State, as a number alone, how many lines of the data contain the string "initially".

__PROVIDED INFORMATION__
# # #

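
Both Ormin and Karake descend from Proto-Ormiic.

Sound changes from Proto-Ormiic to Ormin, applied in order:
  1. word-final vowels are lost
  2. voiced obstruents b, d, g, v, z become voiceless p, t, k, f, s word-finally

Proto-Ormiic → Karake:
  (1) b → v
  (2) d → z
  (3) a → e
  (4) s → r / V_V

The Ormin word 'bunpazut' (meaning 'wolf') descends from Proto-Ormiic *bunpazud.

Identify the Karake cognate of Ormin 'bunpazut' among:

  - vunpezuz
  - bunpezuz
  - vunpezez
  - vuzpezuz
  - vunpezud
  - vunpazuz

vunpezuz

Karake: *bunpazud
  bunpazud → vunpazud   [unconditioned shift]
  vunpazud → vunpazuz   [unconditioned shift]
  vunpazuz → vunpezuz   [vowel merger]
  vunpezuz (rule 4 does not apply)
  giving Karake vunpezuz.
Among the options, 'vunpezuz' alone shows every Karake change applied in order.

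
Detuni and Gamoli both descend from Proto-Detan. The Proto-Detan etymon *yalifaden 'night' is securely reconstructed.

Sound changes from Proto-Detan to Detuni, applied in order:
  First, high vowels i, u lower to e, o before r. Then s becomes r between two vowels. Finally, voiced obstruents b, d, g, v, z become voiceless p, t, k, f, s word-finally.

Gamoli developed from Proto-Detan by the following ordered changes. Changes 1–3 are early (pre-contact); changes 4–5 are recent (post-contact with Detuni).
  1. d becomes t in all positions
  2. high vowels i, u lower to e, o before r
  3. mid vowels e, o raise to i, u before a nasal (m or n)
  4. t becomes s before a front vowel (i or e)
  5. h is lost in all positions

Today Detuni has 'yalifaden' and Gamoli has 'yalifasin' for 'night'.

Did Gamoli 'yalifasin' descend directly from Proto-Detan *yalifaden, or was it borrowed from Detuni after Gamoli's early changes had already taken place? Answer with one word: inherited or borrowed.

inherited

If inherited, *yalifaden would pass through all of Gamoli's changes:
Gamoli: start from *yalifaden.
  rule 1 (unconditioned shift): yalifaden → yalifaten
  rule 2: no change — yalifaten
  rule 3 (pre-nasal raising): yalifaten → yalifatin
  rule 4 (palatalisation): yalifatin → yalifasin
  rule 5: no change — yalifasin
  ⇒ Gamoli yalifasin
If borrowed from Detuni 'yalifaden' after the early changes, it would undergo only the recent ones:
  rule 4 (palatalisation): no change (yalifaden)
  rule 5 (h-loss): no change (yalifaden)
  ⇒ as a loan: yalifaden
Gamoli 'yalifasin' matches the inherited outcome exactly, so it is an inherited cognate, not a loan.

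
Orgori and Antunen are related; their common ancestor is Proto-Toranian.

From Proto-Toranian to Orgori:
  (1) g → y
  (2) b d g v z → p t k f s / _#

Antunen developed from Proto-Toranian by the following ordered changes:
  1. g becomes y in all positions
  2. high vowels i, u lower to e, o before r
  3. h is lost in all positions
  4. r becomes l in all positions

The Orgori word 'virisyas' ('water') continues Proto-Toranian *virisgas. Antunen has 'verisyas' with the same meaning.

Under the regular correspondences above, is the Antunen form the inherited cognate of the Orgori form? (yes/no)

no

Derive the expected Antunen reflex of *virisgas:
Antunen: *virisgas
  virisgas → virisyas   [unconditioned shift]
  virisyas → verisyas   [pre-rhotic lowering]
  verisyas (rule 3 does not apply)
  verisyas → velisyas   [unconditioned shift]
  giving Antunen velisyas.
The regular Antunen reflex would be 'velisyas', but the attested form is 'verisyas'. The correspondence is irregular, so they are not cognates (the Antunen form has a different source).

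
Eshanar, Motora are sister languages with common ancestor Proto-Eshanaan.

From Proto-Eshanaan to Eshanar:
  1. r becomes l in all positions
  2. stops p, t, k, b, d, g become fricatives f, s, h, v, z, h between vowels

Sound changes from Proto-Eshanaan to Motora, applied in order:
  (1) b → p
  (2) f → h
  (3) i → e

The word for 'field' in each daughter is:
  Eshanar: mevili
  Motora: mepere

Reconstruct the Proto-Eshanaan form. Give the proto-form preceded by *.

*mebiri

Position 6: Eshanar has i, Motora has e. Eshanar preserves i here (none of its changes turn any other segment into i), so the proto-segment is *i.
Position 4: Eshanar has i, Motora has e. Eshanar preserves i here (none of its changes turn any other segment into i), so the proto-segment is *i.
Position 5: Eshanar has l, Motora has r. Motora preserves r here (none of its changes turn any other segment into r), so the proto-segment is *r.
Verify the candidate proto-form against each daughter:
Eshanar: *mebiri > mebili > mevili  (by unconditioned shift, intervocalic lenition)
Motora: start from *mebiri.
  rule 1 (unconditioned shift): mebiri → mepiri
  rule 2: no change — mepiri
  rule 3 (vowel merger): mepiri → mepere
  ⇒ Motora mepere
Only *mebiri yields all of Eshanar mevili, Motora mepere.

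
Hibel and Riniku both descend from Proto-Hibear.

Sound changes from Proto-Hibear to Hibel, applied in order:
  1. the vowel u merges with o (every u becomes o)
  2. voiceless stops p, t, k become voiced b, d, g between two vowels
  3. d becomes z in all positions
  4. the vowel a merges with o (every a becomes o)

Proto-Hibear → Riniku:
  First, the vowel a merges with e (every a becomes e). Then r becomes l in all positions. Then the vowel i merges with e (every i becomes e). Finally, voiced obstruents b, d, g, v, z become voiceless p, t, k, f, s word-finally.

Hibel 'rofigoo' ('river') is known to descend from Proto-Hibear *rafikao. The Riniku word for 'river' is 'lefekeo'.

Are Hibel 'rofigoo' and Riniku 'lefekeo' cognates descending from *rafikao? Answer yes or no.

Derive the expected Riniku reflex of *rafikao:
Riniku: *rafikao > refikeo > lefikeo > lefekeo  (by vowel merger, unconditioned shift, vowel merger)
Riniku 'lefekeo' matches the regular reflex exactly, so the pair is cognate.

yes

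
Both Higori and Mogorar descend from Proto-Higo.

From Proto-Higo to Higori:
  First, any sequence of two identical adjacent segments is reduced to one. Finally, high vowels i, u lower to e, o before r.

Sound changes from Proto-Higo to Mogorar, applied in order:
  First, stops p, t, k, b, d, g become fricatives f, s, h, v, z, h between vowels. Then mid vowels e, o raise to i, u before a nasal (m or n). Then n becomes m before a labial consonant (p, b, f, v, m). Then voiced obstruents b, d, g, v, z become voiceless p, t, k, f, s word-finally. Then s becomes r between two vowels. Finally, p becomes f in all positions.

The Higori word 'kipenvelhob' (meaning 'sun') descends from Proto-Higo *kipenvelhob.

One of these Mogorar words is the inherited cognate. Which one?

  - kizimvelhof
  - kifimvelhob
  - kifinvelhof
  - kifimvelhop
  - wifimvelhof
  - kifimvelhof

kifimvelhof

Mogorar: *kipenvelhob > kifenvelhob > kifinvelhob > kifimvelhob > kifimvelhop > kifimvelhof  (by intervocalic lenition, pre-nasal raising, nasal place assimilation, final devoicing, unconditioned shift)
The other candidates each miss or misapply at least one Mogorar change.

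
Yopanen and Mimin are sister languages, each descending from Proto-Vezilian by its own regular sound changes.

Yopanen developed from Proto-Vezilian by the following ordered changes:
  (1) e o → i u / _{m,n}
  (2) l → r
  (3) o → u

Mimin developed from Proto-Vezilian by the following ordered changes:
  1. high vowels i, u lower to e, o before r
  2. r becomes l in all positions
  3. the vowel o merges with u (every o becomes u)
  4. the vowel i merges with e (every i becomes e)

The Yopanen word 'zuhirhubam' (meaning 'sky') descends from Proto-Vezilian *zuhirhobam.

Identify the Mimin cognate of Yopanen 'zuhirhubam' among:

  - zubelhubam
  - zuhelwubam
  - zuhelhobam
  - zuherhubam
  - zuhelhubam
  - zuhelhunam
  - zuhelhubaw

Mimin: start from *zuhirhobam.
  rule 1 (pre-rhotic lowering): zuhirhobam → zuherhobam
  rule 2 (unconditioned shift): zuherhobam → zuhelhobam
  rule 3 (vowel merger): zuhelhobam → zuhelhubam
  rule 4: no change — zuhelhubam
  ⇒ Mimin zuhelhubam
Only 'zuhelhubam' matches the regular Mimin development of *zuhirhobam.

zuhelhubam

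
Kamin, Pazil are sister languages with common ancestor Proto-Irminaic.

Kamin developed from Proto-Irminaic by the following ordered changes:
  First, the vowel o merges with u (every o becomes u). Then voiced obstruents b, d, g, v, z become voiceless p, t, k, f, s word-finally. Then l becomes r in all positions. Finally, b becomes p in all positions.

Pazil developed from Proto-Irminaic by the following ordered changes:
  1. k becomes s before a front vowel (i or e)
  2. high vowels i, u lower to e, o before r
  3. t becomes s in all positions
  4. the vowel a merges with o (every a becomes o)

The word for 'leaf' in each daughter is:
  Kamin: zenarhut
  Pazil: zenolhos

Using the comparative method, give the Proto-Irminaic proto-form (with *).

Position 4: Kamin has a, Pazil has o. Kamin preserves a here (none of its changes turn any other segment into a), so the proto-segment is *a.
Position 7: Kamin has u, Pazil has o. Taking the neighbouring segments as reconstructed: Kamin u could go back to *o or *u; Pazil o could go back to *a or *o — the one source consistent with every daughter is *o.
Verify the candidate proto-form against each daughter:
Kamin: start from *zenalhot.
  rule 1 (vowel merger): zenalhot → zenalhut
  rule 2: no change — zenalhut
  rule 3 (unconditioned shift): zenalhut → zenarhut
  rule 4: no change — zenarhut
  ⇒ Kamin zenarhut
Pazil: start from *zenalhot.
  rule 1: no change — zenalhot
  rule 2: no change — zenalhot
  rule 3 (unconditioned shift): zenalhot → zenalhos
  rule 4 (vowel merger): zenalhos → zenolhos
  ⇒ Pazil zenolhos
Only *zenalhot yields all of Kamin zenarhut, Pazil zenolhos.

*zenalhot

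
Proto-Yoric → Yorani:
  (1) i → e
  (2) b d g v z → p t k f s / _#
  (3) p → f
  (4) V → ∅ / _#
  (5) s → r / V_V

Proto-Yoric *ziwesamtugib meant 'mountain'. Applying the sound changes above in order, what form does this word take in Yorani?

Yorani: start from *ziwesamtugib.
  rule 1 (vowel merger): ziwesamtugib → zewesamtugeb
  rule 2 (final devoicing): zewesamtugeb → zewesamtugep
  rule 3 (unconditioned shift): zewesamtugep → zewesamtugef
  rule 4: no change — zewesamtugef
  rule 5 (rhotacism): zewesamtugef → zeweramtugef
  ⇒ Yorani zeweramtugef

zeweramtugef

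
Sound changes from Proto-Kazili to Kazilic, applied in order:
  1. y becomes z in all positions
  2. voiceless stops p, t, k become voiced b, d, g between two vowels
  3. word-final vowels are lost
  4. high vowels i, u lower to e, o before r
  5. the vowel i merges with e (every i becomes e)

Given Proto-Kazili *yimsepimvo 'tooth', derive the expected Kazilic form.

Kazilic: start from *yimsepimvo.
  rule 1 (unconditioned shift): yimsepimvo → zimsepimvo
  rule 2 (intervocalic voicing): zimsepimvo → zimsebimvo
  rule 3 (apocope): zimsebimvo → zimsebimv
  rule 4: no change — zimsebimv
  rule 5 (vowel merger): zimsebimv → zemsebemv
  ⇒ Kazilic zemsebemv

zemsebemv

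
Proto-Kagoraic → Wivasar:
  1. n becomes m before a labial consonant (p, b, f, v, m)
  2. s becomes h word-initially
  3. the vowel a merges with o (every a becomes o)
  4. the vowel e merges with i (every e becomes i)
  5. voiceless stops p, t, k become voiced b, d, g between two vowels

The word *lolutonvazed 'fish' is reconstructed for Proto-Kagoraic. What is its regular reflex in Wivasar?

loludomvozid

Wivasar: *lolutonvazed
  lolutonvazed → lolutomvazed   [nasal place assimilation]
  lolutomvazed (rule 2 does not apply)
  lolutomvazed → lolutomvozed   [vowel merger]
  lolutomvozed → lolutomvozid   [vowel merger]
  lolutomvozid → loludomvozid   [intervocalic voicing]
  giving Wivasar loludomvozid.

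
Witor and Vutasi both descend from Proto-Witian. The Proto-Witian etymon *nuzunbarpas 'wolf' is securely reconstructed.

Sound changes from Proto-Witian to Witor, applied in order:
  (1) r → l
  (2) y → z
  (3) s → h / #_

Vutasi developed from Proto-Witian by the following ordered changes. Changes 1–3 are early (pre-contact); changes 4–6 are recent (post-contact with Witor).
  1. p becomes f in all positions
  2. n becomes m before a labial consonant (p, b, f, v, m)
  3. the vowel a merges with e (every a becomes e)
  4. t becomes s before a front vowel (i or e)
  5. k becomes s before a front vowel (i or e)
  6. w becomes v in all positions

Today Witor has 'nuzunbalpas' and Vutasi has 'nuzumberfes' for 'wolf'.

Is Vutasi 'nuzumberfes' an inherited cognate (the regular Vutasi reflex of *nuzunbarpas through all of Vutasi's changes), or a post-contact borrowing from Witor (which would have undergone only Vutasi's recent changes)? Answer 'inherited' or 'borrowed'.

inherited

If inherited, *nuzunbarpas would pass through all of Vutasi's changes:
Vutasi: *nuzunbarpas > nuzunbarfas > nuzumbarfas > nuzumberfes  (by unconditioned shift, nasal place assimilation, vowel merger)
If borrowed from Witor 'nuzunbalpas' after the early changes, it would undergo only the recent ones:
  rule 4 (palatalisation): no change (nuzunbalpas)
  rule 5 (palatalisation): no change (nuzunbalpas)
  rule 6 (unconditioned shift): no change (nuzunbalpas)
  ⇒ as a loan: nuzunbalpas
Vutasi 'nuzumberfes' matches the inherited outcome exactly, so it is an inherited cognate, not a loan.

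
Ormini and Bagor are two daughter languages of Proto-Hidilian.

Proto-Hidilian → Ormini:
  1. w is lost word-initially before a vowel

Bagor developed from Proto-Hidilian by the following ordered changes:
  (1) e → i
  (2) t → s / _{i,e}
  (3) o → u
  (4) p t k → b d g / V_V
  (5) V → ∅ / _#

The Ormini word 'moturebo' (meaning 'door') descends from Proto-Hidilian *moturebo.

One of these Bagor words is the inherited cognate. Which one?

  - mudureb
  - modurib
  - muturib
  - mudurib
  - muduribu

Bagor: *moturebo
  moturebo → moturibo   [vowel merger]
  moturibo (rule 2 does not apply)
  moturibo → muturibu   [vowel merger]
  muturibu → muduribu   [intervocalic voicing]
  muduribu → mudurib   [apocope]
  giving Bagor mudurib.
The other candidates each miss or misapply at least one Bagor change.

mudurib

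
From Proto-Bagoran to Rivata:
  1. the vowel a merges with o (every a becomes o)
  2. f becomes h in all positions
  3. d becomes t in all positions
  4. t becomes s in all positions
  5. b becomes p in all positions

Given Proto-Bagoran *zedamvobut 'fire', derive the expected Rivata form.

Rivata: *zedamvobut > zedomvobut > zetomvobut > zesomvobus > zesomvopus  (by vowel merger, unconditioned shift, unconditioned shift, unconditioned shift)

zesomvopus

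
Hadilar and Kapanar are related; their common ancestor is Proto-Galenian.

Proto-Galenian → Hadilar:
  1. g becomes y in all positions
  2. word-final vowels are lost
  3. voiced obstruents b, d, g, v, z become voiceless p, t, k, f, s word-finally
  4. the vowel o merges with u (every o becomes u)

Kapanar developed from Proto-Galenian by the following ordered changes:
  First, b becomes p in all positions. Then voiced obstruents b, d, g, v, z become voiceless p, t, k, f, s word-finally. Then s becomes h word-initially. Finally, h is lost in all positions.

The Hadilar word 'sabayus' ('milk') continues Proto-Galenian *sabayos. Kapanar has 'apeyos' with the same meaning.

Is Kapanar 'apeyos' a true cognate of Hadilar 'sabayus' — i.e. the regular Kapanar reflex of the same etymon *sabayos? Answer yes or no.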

# # #

__TASK OUTPUT__
3